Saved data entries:
<<<<
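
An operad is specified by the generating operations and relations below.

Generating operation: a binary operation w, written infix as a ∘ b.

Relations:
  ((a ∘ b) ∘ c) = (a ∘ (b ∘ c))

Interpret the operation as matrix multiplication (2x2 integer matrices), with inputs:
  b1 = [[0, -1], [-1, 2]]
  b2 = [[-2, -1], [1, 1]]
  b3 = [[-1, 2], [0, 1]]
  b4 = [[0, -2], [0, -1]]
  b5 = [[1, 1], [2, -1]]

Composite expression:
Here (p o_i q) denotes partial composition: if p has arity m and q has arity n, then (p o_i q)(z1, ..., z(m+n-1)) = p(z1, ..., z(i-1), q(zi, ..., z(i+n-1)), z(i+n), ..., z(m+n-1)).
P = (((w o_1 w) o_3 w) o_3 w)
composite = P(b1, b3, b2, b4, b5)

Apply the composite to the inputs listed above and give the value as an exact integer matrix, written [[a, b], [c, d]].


(b1 ∘ b3) = [[0, -1], [1, 0]]
(b2 ∘ b4) = [[0, 5], [0, -3]]
((b2 ∘ b4) ∘ b5) = [[10, -5], [-6, 3]]
((b1 ∘ b3) ∘ ((b2 ∘ b4) ∘ b5)) = [[6, -3], [10, -5]]

[[6, -3], [10, -5]]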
>>>>
> [TASK REQUIREMENTS] All records shown above are to be output exactly.

> [COMPLETED EXERCISE]
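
An operad is specified by the generating operations and relations below.

Generating operation: a binary operation w, written infix as a ∘ b.

Relations:
  ((a ∘ b) ∘ c) = (a ∘ (b ∘ c))

Interpret the operation as matrix multiplication (2x2 integer matrices), with inputs:
  b1 = [[0, -1], [-1, 2]]
  b2 = [[-2, -1], [1, 1]]
  b3 = [[-1, 2], [0, 1]]
  b4 = [[0, -2], [0, -1]]
  b5 = [[1, 1], [2, -1]]

Composite expression:
Here (p o_i q) denotes partial composition: if p has arity m and q has arity n, then (p o_i q)(z1, ..., z(m+n-1)) = p(z1, ..., z(i-1), q(zi, ..., z(i+n-1)), z(i+n), ..., z(m+n-1)).
P = (((w o_1 w) o_3 w) o_3 w)
composite = P(b1, b3, b2, b4, b5)

Apply the composite to the inputs listed above and give the value as an exact integer matrix, written [[a, b], [c, d]].


(b1 ∘ b3) = [[0, -1], [1, 0]]
(b2 ∘ b4) = [[0, 5], [0, -3]]
((b2 ∘ b4) ∘ b5) = [[10, -5], [-6, 3]]
((b1 ∘ b3) ∘ ((b2 ∘ b4) ∘ b5)) = [[6, -3], [10, -5]]

[[6, -3], [10, -5]]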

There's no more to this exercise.